Exercise material section start
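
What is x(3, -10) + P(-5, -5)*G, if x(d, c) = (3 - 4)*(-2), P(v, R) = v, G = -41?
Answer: 207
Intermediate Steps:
x(d, c) = 2 (x(d, c) = -1*(-2) = 2)
x(3, -10) + P(-5, -5)*G = 2 - 5*(-41) = 2 + 205 = 207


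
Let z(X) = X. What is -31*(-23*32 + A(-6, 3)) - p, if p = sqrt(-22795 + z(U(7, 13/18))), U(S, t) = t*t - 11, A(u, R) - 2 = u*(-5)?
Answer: 21824 - 5*I*sqrt(295559)/18 ≈ 21824.0 - 151.01*I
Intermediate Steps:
A(u, R) = 2 - 5*u (A(u, R) = 2 + u*(-5) = 2 - 5*u)
U(S, t) = -11 + t**2 (U(S, t) = t**2 - 11 = -11 + t**2)
p = 5*I*sqrt(295559)/18 (p = sqrt(-22795 + (-11 + (13/18)**2)) = sqrt(-22795 + (-11 + 169/324)) = sqrt(-22795 - 3395/324) = sqrt(-7388975/324) = 5*I*sqrt(295559)/18 ≈ 151.01*I)
-31*(-23*32 + A(-6, 3)) - p = -31*(-23*32 + (2 - 5*(-6))) - 5*I*sqrt(295559)/18 = -31*(-736 + (2 + 30)) - 5*I*sqrt(295559)/18 = -31*(-736 + 32) - 5*I*sqrt(295559)/18 = -31*(-704) - 5*I*sqrt(295559)/18 = 21824 - 5*I*sqrt(295559)/18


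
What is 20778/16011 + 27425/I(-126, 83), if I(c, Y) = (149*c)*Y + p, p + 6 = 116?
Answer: 10645255007/8315750484 ≈ 1.2801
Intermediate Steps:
p = 110 (p = -6 + 116 = 110)
I(c, Y) = 110 + 149*Y*c (I(c, Y) = (149*c)*Y + 110 = 149*Y*c + 110 = 110 + 149*Y*c)
20778/16011 + 27425/I(-126, 83) = 20778/16011 + 27425/(110 + 149*83*(-126)) = 20778*(1/16011) + 27425/(110 - 1558242) = 6926/5337 + 27425/(-1558132) = 6926/5337 + 27425*(-1/1558132) = 6926/5337 - 27425/1558132 = 10645255007/8315750484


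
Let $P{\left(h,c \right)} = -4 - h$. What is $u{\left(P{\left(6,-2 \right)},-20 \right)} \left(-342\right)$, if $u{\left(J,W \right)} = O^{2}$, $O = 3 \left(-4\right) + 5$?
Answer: $-16758$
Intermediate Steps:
$O = -7$ ($O = -12 + 5 = -7$)
$u{\left(J,W \right)} = 49$ ($u{\left(J,W \right)} = \left(-7\right)^{2} = 49$)
$u{\left(P{\left(6,-2 \right)},-20 \right)} \left(-342\right) = 49 \left(-342\right) = -16758$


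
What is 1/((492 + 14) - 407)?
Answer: 1/99 ≈ 0.010101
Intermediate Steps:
1/((492 + 14) - 407) = 1/(506 - 407) = 1/99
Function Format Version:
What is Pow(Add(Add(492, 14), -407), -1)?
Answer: Rational(1, 99) ≈ 0.010101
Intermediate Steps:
Pow(Add(Add(492, 14), -407), -1) = Pow(Add(506, -407), -1) = Pow(99, -1) = Rational(1, 99)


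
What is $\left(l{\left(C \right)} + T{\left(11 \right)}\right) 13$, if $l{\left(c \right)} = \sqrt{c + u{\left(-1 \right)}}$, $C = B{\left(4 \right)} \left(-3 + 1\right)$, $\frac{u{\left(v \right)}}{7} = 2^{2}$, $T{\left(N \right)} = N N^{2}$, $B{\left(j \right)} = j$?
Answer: $17303 + 26 \sqrt{5} \approx 17361.0$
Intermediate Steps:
$T{\left(N \right)} = N^{3}$
$u{\left(v \right)} = 28$ ($u{\left(v \right)} = 7 \cdot 2^{2} = 7 \cdot 4 = 28$)
$C = -8$ ($C = 4 \left(-3 + 1\right) = 4 \left(-2\right) = -8$)
$l{\left(c \right)} = \sqrt{28 + c}$ ($l{\left(c \right)} = \sqrt{c + 28} = \sqrt{28 + c}$)
$\left(l{\left(C \right)} + T{\left(11 \right)}\right) 13 = \left(\sqrt{28 - 8} + 11^{3}\right) 13 = \left(\sqrt{20} + 1331\right) 13 = \left(2 \sqrt{5} + 1331\right) 13 = \left(1331 + 2 \sqrt{5}\right) 13 = 17303 + 26 \sqrt{5}$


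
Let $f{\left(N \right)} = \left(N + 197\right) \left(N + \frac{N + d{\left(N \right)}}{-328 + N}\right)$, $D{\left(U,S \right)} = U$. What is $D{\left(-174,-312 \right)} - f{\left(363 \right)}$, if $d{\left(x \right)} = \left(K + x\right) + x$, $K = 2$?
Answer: $-220910$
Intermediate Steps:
$d{\left(x \right)} = 2 + 2 x$ ($d{\left(x \right)} = \left(2 + x\right) + x = 2 + 2 x$)
$f{\left(N \right)} = \left(197 + N\right) \left(N + \frac{2 + 3 N}{-328 + N}\right)$ ($f{\left(N \right)} = \left(N + 197\right) \left(N + \frac{N + \left(2 + 2 N\right)}{-328 + N}\right) = \left(197 + N\right) \left(N + \frac{2 + 3 N}{-328 + N}\right)$)
$D{\left(-174,-312 \right)} - f{\left(363 \right)} = -174 - \frac{394 + 363^{3} - 23240349 - 128 \cdot 363^{2}}{-328 + 363} = -174 - \frac{394 + 47832147 - 23240349 - 16866432}{35} = -174 - \frac{1}{35} \cdot 7725760 = -174 - 220736 = -220910$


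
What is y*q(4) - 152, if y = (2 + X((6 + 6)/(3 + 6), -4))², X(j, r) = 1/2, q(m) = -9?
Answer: -833/4 ≈ -208.25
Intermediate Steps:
X(j, r) = ½ (X(j, r) = 1*(½) = ½)
y = 25/4 (y = (2 + ½)² = (5/2)² = 25/4 ≈ 6.2500)
y*q(4) - 152 = (25/4)*(-9) - 152 = -225/4 - 152 = -833/4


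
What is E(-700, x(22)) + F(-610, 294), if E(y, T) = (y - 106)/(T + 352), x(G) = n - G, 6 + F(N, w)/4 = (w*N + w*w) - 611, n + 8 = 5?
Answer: -122326274/327 ≈ -3.7409e+5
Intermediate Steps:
n = -3 (n = -8 + 5 = -3)
F(N, w) = -2468 + 4*w² + 4*N*w (F(N, w) = -24 + 4*((w*N + w*w) - 611) = -24 + 4*((N*w + w²) - 611) = -24 + 4*((w² + N*w) - 611) = -24 + 4*(-611 + w² + N*w) = -24 + (-2444 + 4*w² + 4*N*w) = -2468 + 4*w² + 4*N*w)
x(G) = -3 - G
E(y, T) = (-106 + y)/(352 + T)
E(-700, x(22)) + F(-610, 294) = (-106 - 700)/(352 + (-3 - 1*22)) + (-2468 + 4*294² + 4*(-610)*294) = -806/(352 + (-3 - 22)) + (-2468 + 4*86436 - 717360) = -806/(352 - 25) + (-2468 + 345744 - 717360) = -806/327 - 374084 = -122326274/327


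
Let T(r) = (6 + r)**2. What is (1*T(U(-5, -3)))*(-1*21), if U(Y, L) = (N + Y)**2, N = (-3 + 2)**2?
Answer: -10164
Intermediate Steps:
N = 1 (N = (-1)**2 = 1)
U(Y, L) = (1 + Y)**2
(1*T(U(-5, -3)))*(-1*21) = (1*(6 + (1 - 5)**2)**2)*(-1*21) = (1*(6 + (-4)**2)**2)*(-21) = (1*(6 + 16)**2)*(-21) = (1*22**2)*(-21) = (1*484)*(-21) = 484*(-21) = -10164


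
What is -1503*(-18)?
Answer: 27054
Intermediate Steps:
-1503*(-18) = -167*(-162) = 27054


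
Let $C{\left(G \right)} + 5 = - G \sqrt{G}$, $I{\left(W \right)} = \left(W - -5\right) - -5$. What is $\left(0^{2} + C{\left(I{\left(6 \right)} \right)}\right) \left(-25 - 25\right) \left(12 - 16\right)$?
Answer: $-13800$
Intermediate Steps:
$I{\left(W \right)} = 10 + W$ ($I{\left(W \right)} = \left(W + 5\right) + 5 = \left(5 + W\right) + 5 = 10 + W$)
$C{\left(G \right)} = -5 - G^{\frac{3}{2}}$ ($C{\left(G \right)} = -5 + - G \sqrt{G} = -5 - G^{\frac{3}{2}}$)
$\left(0^{2} + C{\left(I{\left(6 \right)} \right)}\right) \left(-25 - 25\right) \left(12 - 16\right) = \left(0^{2} - \left(5 + \left(10 + 6\right)^{\frac{3}{2}}\right)\right) \left(-25 - 25\right) \left(12 - 16\right) = \left(0 - \left(5 + 16^{\frac{3}{2}}\right)\right) \left(\left(-50\right) \left(-4\right)\right) = \left(0 - 69\right) 200 = \left(-69\right) 200 = -13800$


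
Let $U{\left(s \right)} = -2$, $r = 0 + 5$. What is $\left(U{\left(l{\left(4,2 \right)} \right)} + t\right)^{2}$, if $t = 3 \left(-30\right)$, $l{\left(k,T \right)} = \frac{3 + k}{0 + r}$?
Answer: $8464$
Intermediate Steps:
$r = 5$
$l{\left(k,T \right)} = \frac{3}{5} + \frac{k}{5}$ ($l{\left(k,T \right)} = \frac{3 + k}{0 + 5} = \frac{3 + k}{5} = \left(3 + k\right) \frac{1}{5} = \frac{3}{5} + \frac{k}{5}$)
$t = -90$
$\left(U{\left(l{\left(4,2 \right)} \right)} + t\right)^{2} = \left(-2 - 90\right)^{2} = \left(-92\right)^{2} = 8464$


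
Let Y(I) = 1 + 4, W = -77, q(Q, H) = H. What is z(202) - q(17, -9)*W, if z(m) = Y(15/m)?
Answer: -688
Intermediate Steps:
Y(I) = 5
z(m) = 5
z(202) - q(17, -9)*W = 5 - (-9)*(-77) = 5 - 1*693 = 5 - 693 = -688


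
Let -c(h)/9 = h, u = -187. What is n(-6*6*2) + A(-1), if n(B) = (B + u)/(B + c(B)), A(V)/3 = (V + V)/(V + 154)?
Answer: -4787/9792 ≈ -0.48887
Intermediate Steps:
c(h) = -9*h
A(V) = 6*V/(154 + V) (A(V) = 3*((V + V)/(V + 154)) = 3*((2*V)/(154 + V)) = 3*(2*V/(154 + V)) = 6*V/(154 + V))
n(B) = -(-187 + B)/(8*B) (n(B) = (B - 187)/(B - 9*B) = (-187 + B)/((-8*B)) = (-187 + B)*(-1/(8*B)) = -(-187 + B)/(8*B))
n(-6*6*2) + A(-1) = (187 - (-6*6)*2)/(8*((-6*6*2))) + 6*(-1)/(154 - 1) = (187 - (-36)*2)/(8*((-36*2))) + 6*(-1)/153 = (⅛)*(187 - 1*(-72))/(-72) + 6*(-1)*(1/153) = (⅛)*(-1/72)*(187 + 72) - 2/51 = (⅛)*(-1/72)*259 - 2/51 = -259/576 - 2/51 = -4787/9792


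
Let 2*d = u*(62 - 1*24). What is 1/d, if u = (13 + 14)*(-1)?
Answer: -1/513 ≈ -0.0019493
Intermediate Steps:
u = -27 (u = 27*(-1) = -27)
d = -513 (d = (-27*(62 - 1*24))/2 = (-27*(62 - 24))/2 = (-27*38)/2 = (½)*(-1026) = -513)
1/d = 1/(-513) = -1/513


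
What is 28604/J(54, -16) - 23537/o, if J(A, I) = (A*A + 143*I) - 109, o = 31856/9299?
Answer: -112682613173/16533264 ≈ -6815.5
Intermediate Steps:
o = 31856/9299 (o = 31856*(1/9299) = 31856/9299 ≈ 3.4257)
J(A, I) = -109 + A**2 + 143*I (J(A, I) = (A**2 + 143*I) - 109 = -109 + A**2 + 143*I)
28604/J(54, -16) - 23537/o = 28604/(-109 + 54**2 + 143*(-16)) - 23537/31856/9299 = 28604/(-109 + 2916 - 2288) - 23537*9299/31856 = 28604/519 - 218870563/31856 = -112682613173/16533264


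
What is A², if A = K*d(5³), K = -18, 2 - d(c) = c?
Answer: 4901796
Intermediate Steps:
d(c) = 2 - c
A = 2214 (A = -18*(2 - 1*5³) = -18*(2 - 1*125) = -18*(2 - 125) = -18*(-123) = 2214)
A² = 2214² = 4901796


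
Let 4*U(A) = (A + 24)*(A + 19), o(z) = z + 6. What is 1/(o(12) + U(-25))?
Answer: 2/39 ≈ 0.051282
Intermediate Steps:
o(z) = 6 + z
U(A) = (19 + A)*(24 + A)/4 (U(A) = ((A + 24)*(A + 19))/4 = ((24 + A)*(19 + A))/4 = ((19 + A)*(24 + A))/4 = (19 + A)*(24 + A)/4)
1/(o(12) + U(-25)) = 1/((6 + 12) + (114 + (¼)*(-25)² + (43/4)*(-25))) = 1/(18 + (114 + (¼)*625 - 1075/4)) = 1/(18 + (114 + 625/4 - 1075/4)) = 1/(18 + 3/2) = 1/(39/2) = 2/39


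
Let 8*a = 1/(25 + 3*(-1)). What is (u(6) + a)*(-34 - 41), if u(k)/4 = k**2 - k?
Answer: -1584075/176 ≈ -9000.4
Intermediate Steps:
a = 1/176 (a = 1/(8*(25 + 3*(-1))) = 1/(8*(25 - 3)) = (1/8)/22 = (1/8)*(1/22) = 1/176 ≈ 0.0056818)
u(k) = -4*k + 4*k**2 (u(k) = 4*(k**2 - k) = -4*k + 4*k**2)
(u(6) + a)*(-34 - 41) = (4*6*(-1 + 6) + 1/176)*(-34 - 41) = (4*6*5 + 1/176)*(-75) = (120 + 1/176)*(-75) = (21121/176)*(-75) = -1584075/176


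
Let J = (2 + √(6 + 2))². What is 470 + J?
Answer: 482 + 8*√2 ≈ 493.31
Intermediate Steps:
J = (2 + 2*√2)² (J = (2 + √8)² = (2 + 2*√2)² ≈ 23.314)
470 + J = 470 + (12 + 8*√2) = 482 + 8*√2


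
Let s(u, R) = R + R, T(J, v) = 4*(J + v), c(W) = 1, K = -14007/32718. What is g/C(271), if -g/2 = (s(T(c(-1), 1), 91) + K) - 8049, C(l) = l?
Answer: 12257453/211109 ≈ 58.062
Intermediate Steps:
K = -667/1558 (K = -14007*1/32718 = -667/1558 ≈ -0.42811)
T(J, v) = 4*J + 4*v
s(u, R) = 2*R
g = 12257453/779 (g = -2*((2*91 - 667/1558) - 8049) = -2*((182 - 667/1558) - 8049) = -2*(282889/1558 - 8049) = -2*(-12257453/1558) = 12257453/779 ≈ 15735.)
g/C(271) = (12257453/779)/271 = (12257453/779)*(1/271) = 12257453/211109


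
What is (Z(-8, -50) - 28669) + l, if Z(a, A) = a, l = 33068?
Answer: 4391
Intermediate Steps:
(Z(-8, -50) - 28669) + l = (-8 - 28669) + 33068 = -28677 + 33068 = 4391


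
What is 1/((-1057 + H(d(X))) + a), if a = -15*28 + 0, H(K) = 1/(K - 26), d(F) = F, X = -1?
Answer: -27/39880 ≈ -0.00067703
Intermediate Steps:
H(K) = 1/(-26 + K)
a = -420 (a = -420 + 0 = -420)
1/((-1057 + H(d(X))) + a) = 1/((-1057 + 1/(-26 - 1)) - 420) = 1/((-1057 + 1/(-27)) - 420) = 1/((-1057 - 1/27) - 420) = 1/(-28540/27 - 420) = 1/(-39880/27) = -27/39880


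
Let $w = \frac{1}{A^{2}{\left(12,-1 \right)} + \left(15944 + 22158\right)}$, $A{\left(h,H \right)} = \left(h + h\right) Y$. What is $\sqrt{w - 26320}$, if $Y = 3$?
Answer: $\frac{i \sqrt{49315199547434}}{43286} \approx 162.23 i$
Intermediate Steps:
$A{\left(h,H \right)} = 6 h$ ($A{\left(h,H \right)} = \left(h + h\right) 3 = 2 h 3 = 6 h$)
$w = \frac{1}{43286}$ ($w = \frac{1}{\left(6 \cdot 12\right)^{2} + \left(15944 + 22158\right)} = \frac{1}{72^{2} + 38102} = \frac{1}{5184 + 38102} = \frac{1}{43286} \approx 2.3102 \cdot 10^{-5}$)
$\sqrt{w - 26320} = \sqrt{\frac{1}{43286} - 26320} = \sqrt{- \frac{1139287519}{43286}} = \frac{i \sqrt{49315199547434}}{43286}$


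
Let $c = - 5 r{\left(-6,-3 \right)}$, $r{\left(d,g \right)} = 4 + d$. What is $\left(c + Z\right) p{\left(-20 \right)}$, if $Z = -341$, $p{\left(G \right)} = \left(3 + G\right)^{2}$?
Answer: $-95659$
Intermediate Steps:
$c = 10$ ($c = - 5 \left(4 - 6\right) = \left(-5\right) \left(-2\right) = 10$)
$\left(c + Z\right) p{\left(-20 \right)} = \left(10 - 341\right) \left(3 - 20\right)^{2} = - 331 \left(-17\right)^{2} = \left(-331\right) 289 = -95659$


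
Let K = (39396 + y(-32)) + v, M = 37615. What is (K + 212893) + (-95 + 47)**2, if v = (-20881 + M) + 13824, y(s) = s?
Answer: 285119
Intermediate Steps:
v = 30558 (v = (-20881 + 37615) + 13824 = 16734 + 13824 = 30558)
K = 69922 (K = (39396 - 32) + 30558 = 39364 + 30558 = 69922)
(K + 212893) + (-95 + 47)**2 = (69922 + 212893) + (-95 + 47)**2 = 282815 + (-48)**2 = 282815 + 2304 = 285119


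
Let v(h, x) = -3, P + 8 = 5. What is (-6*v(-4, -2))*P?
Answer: -54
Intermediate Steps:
P = -3 (P = -8 + 5 = -3)
(-6*v(-4, -2))*P = -6*(-3)*(-3) = 18*(-3) = -54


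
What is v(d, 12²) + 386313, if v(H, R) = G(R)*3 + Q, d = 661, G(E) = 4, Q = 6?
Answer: 386331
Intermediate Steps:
v(H, R) = 18 (v(H, R) = 4*3 + 6 = 12 + 6 = 18)
v(d, 12²) + 386313 = 18 + 386313 = 386331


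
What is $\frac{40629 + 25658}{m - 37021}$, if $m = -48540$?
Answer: $- \frac{66287}{85561} \approx -0.77473$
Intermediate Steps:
$\frac{40629 + 25658}{m - 37021} = \frac{40629 + 25658}{-48540 - 37021} = \frac{66287}{-85561} = 66287 \left(- \frac{1}{85561}\right) = - \frac{66287}{85561}$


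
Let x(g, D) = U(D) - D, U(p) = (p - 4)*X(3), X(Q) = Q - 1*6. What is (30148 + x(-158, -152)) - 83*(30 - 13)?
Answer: 29357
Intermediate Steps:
X(Q) = -6 + Q (X(Q) = Q - 6 = -6 + Q)
U(p) = 12 - 3*p (U(p) = (p - 4)*(-6 + 3) = (-4 + p)*(-3) = 12 - 3*p)
x(g, D) = 12 - 4*D (x(g, D) = (12 - 3*D) - D = 12 - 4*D)
(30148 + x(-158, -152)) - 83*(30 - 13) = (30148 + (12 - 4*(-152))) - 83*(30 - 13) = (30148 + (12 + 608)) - 83*17 = (30148 + 620) - 1411 = 30768 - 1411 = 29357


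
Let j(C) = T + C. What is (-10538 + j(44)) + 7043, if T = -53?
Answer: -3504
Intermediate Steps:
j(C) = -53 + C
(-10538 + j(44)) + 7043 = (-10538 + (-53 + 44)) + 7043 = (-10538 - 9) + 7043 = -10547 + 7043 = -3504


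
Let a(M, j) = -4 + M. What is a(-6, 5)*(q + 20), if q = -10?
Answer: -100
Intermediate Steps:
a(-6, 5)*(q + 20) = (-4 - 6)*(-10 + 20) = -10*10 = -100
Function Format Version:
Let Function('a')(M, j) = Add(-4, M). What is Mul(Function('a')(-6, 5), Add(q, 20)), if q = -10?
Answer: -100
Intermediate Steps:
Mul(Function('a')(-6, 5), Add(q, 20)) = Mul(Add(-4, -6), Add(-10, 20)) = Mul(-10, 10) = -100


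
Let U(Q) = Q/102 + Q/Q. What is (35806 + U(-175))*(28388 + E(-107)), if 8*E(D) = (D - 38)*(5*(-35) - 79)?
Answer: 160653942471/136 ≈ 1.1813e+9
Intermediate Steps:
U(Q) = 1 + Q/102 (U(Q) = Q*(1/102) + 1 = Q/102 + 1 = 1 + Q/102)
E(D) = 2413/2 - 127*D/4 (E(D) = ((D - 38)*(5*(-35) - 79))/8 = ((-38 + D)*(-175 - 79))/8 = ((-38 + D)*(-254))/8 = (9652 - 254*D)/8 = 2413/2 - 127*D/4)
(35806 + U(-175))*(28388 + E(-107)) = (35806 + (1 + (1/102)*(-175)))*(28388 + (2413/2 - 127/4*(-107))) = (35806 + (1 - 175/102))*(28388 + (2413/2 + 13589/4)) = (35806 - 73/102)*(28388 + 18415/4) = (3652139/102)*(131967/4) = 160653942471/136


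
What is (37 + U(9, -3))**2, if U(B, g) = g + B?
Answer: 1849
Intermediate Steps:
U(B, g) = B + g
(37 + U(9, -3))**2 = (37 + (9 - 3))**2 = (37 + 6)**2 = 43**2 = 1849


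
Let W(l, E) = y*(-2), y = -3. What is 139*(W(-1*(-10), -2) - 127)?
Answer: -16819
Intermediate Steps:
W(l, E) = 6 (W(l, E) = -3*(-2) = 6)
139*(W(-1*(-10), -2) - 127) = 139*(6 - 127) = 139*(-121) = -16819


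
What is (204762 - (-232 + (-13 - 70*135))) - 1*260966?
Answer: -46509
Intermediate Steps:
(204762 - (-232 + (-13 - 70*135))) - 1*260966 = (204762 - (-232 + (-13 - 9450))) - 260966 = (204762 - (-232 - 9463)) - 260966 = (204762 - 1*(-9695)) - 260966 = (204762 + 9695) - 260966 = 214457 - 260966 = -46509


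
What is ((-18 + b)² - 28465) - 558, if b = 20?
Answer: -29019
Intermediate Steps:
((-18 + b)² - 28465) - 558 = ((-18 + 20)² - 28465) - 558 = (2² - 28465) - 558 = (4 - 28465) - 558 = -28461 - 558 = -29019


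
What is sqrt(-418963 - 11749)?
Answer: 2*I*sqrt(107678) ≈ 656.29*I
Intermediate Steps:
sqrt(-418963 - 11749) = sqrt(-430712) = 2*I*sqrt(107678)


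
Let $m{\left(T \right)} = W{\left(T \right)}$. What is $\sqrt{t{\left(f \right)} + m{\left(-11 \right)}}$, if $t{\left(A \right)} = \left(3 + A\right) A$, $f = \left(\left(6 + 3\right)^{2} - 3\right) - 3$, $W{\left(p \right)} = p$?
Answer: $\sqrt{5839} \approx 76.413$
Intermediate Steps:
$m{\left(T \right)} = T$
$f = 75$ ($f = \left(9^{2} - 3\right) - 3 = \left(81 - 3\right) - 3 = 78 - 3 = 75$)
$t{\left(A \right)} = A \left(3 + A\right)$
$\sqrt{t{\left(f \right)} + m{\left(-11 \right)}} = \sqrt{75 \left(3 + 75\right) - 11} = \sqrt{75 \cdot 78 - 11} = \sqrt{5850 - 11} = \sqrt{5839}$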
Exercise material section end
**What this task involves**
Using the entries above, output exactly the lines between the line holding "Let -c(h)/9 = h, u" and the line holding "Answer: -4787/9792 ≈ -0.48887", end lines included, and nothing more.

**Output below**
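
Let -c(h)/9 = h, u = -187. What is n(-6*6*2) + A(-1), if n(B) = (B + u)/(B + c(B)), A(V)/3 = (V + V)/(V + 154)?
Answer: -4787/9792 ≈ -0.48887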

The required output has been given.